> Task statement:
Reproduce each line of the material precisely.

++++

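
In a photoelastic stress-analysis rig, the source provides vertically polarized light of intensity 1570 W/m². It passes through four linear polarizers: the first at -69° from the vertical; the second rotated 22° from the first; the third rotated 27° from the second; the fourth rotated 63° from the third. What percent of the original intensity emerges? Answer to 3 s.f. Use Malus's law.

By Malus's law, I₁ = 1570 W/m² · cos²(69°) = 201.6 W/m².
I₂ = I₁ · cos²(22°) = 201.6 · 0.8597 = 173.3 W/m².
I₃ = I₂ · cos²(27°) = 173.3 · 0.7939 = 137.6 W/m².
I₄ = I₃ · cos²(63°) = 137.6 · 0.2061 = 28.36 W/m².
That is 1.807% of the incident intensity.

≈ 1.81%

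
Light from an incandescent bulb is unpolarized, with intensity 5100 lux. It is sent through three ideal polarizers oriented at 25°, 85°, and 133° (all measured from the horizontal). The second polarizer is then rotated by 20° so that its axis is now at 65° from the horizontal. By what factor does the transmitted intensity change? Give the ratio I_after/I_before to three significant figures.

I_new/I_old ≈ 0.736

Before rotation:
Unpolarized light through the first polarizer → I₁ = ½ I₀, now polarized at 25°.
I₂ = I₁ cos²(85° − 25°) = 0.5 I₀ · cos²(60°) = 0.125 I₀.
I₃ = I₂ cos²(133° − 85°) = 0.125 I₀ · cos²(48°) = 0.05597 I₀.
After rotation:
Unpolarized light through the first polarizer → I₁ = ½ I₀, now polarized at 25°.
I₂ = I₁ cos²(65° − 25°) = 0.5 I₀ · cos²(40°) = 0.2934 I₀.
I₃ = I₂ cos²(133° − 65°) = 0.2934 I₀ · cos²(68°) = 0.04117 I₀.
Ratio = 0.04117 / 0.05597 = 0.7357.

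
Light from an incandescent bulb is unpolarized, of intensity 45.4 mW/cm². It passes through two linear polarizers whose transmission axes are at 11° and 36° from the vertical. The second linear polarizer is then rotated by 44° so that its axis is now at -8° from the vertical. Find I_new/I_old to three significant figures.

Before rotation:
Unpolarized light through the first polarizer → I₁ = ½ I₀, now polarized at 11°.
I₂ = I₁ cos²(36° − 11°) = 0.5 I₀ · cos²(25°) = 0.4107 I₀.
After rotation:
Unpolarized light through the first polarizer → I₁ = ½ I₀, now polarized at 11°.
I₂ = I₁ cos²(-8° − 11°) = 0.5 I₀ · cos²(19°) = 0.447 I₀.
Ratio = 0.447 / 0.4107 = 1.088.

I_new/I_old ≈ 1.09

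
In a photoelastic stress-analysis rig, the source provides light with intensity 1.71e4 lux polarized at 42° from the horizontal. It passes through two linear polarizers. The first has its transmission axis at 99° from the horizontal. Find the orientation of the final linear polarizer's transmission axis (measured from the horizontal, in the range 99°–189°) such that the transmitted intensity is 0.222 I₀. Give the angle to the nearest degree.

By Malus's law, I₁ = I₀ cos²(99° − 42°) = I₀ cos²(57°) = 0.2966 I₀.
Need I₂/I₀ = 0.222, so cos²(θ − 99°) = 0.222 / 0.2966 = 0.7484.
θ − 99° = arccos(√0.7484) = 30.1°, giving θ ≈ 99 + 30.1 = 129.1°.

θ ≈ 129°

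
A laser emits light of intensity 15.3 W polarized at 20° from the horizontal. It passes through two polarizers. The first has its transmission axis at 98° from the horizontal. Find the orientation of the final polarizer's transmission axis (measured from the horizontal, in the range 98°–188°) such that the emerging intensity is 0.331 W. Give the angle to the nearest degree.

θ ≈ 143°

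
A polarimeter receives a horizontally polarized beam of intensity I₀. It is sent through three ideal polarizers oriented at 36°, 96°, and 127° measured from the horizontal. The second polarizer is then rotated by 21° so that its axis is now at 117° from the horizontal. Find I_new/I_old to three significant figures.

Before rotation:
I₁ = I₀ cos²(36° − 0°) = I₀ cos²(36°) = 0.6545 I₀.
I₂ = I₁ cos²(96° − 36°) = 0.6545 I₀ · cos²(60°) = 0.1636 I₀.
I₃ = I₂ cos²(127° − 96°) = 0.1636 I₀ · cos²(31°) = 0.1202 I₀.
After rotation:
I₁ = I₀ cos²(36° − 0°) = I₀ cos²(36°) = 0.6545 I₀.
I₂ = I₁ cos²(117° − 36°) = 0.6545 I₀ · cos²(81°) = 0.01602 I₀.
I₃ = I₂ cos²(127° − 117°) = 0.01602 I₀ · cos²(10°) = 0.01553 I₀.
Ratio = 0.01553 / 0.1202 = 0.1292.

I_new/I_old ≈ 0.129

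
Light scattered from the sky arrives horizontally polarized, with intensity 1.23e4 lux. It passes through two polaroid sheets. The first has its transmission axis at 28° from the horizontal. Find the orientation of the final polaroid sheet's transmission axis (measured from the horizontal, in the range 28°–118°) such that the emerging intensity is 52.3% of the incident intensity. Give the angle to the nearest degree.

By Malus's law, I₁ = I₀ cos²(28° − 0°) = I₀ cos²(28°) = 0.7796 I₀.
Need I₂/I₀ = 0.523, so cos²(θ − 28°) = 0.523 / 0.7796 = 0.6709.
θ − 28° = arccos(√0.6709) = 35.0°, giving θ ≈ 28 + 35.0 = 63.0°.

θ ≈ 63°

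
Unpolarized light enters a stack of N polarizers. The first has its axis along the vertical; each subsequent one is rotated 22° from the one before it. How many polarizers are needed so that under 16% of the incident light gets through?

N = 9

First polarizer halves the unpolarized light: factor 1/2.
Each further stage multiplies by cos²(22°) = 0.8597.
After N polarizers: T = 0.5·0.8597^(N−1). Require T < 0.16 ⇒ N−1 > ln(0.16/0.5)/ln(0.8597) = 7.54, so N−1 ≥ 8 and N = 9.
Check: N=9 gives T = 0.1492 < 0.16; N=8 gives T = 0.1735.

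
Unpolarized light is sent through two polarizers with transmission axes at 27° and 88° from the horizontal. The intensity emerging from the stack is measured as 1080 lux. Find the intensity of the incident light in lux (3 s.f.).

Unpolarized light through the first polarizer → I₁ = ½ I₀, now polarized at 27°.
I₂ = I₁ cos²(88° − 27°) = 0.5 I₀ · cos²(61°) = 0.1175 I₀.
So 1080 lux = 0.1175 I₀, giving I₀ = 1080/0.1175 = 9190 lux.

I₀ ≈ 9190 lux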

++++

> Solution to the problem:
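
In a photoelastic stress-analysis rig, the source provides vertically polarized light of intensity 1570 W/m². It passes through four linear polarizers: the first at -69° from the vertical; the second rotated 22° from the first; the third rotated 27° from the second; the fourth rotated 63° from the third. What percent of the original intensity emerges? Answer to 3 s.f. Use Malus's law.

By Malus's law, I₁ = 1570 W/m² · cos²(69°) = 201.6 W/m².
I₂ = I₁ · cos²(22°) = 201.6 · 0.8597 = 173.3 W/m².
I₃ = I₂ · cos²(27°) = 173.3 · 0.7939 = 137.6 W/m².
I₄ = I₃ · cos²(63°) = 137.6 · 0.2061 = 28.36 W/m².
That is 1.807% of the incident intensity.

≈ 1.81%

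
Light from an incandescent bulb is unpolarized, with intensity 5100 lux. It is sent through three ideal polarizers oriented at 25°, 85°, and 133° (all measured from the horizontal). The second polarizer is then rotated by 20° so that its axis is now at 65° from the horizontal. By what factor does the transmitted intensity change? Give the ratio I_after/I_before to three significant figures.

I_new/I_old ≈ 0.736

Before rotation:
Unpolarized light through the first polarizer → I₁ = ½ I₀, now polarized at 25°.
I₂ = I₁ cos²(85° − 25°) = 0.5 I₀ · cos²(60°) = 0.125 I₀.
I₃ = I₂ cos²(133° − 85°) = 0.125 I₀ · cos²(48°) = 0.05597 I₀.
After rotation:
Unpolarized light through the first polarizer → I₁ = ½ I₀, now polarized at 25°.
I₂ = I₁ cos²(65° − 25°) = 0.5 I₀ · cos²(40°) = 0.2934 I₀.
I₃ = I₂ cos²(133° − 65°) = 0.2934 I₀ · cos²(68°) = 0.04117 I₀.
Ratio = 0.04117 / 0.05597 = 0.7357.

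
Light from an incandescent bulb is unpolarized, of intensity 45.4 mW/cm². It passes through two linear polarizers whose transmission axes are at 11° and 36° from the vertical. The second linear polarizer is then rotated by 44° so that its axis is now at -8° from the vertical. Find I_new/I_old to three significant figures.

Before rotation:
Unpolarized light through the first polarizer → I₁ = ½ I₀, now polarized at 11°.
I₂ = I₁ cos²(36° − 11°) = 0.5 I₀ · cos²(25°) = 0.4107 I₀.
After rotation:
Unpolarized light through the first polarizer → I₁ = ½ I₀, now polarized at 11°.
I₂ = I₁ cos²(-8° − 11°) = 0.5 I₀ · cos²(19°) = 0.447 I₀.
Ratio = 0.447 / 0.4107 = 1.088.

I_new/I_old ≈ 1.09

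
In a photoelastic stress-analysis rig, the source provides light with intensity 1.71e4 lux polarized at 42° from the horizontal. It passes through two linear polarizers. The first has its transmission axis at 99° from the horizontal. Find the orientation of the final linear polarizer's transmission axis (measured from the horizontal, in the range 99°–189°) such that the transmitted intensity is 0.222 I₀. Give the angle to the nearest degree.

By Malus's law, I₁ = I₀ cos²(99° − 42°) = I₀ cos²(57°) = 0.2966 I₀.
Need I₂/I₀ = 0.222, so cos²(θ − 99°) = 0.222 / 0.2966 = 0.7484.
θ − 99° = arccos(√0.7484) = 30.1°, giving θ ≈ 99 + 30.1 = 129.1°.

θ ≈ 129°

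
A laser emits light of intensity 15.3 W polarized at 20° from the horizontal. It passes through two polarizers. The first has its transmission axis at 98° from the horizontal. Find the orientation of the final polarizer's transmission axis (measured from the horizontal, in the range 98°–188°) such that the emerging intensity is 0.331 W. Give the angle to the nearest degree.

θ ≈ 143°

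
A polarimeter receives a horizontally polarized beam of intensity I₀. It is sent through three ideal polarizers oriented at 36°, 96°, and 127° measured from the horizontal. The second polarizer is then rotated by 21° so that its axis is now at 117° from the horizontal. Find I_new/I_old to three significant figures.

Before rotation:
I₁ = I₀ cos²(36° − 0°) = I₀ cos²(36°) = 0.6545 I₀.
I₂ = I₁ cos²(96° − 36°) = 0.6545 I₀ · cos²(60°) = 0.1636 I₀.
I₃ = I₂ cos²(127° − 96°) = 0.1636 I₀ · cos²(31°) = 0.1202 I₀.
After rotation:
I₁ = I₀ cos²(36° − 0°) = I₀ cos²(36°) = 0.6545 I₀.
I₂ = I₁ cos²(117° − 36°) = 0.6545 I₀ · cos²(81°) = 0.01602 I₀.
I₃ = I₂ cos²(127° − 117°) = 0.01602 I₀ · cos²(10°) = 0.01553 I₀.
Ratio = 0.01553 / 0.1202 = 0.1292.

I_new/I_old ≈ 0.129

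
Light scattered from the sky arrives horizontally polarized, with intensity 1.23e4 lux. It passes through two polaroid sheets. The first has its transmission axis at 28° from the horizontal. Find the orientation of the final polaroid sheet's transmission axis (measured from the horizontal, in the range 28°–118°) such that the emerging intensity is 52.3% of the incident intensity. Give the angle to the nearest degree.

By Malus's law, I₁ = I₀ cos²(28° − 0°) = I₀ cos²(28°) = 0.7796 I₀.
Need I₂/I₀ = 0.523, so cos²(θ − 28°) = 0.523 / 0.7796 = 0.6709.
θ − 28° = arccos(√0.6709) = 35.0°, giving θ ≈ 28 + 35.0 = 63.0°.

θ ≈ 63°

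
Unpolarized light enters a stack of N polarizers. The first has its axis along the vertical; each subsequent one is rotated 22° from the one before it. How many polarizers are needed so that under 16% of the incident light gets through?

N = 9

First polarizer halves the unpolarized light: factor 1/2.
Each further stage multiplies by cos²(22°) = 0.8597.
After N polarizers: T = 0.5·0.8597^(N−1). Require T < 0.16 ⇒ N−1 > ln(0.16/0.5)/ln(0.8597) = 7.54, so N−1 ≥ 8 and N = 9.
Check: N=9 gives T = 0.1492 < 0.16; N=8 gives T = 0.1735.

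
Unpolarized light is sent through two polarizers with transmission axes at 27° and 88° from the horizontal. The intensity emerging from the stack is measured as 1080 lux. Find the intensity of the incident light in lux (3 s.f.).

Unpolarized light through the first polarizer → I₁ = ½ I₀, now polarized at 27°.
I₂ = I₁ cos²(88° − 27°) = 0.5 I₀ · cos²(61°) = 0.1175 I₀.
So 1080 lux = 0.1175 I₀, giving I₀ = 1080/0.1175 = 9190 lux.

I₀ ≈ 9190 lux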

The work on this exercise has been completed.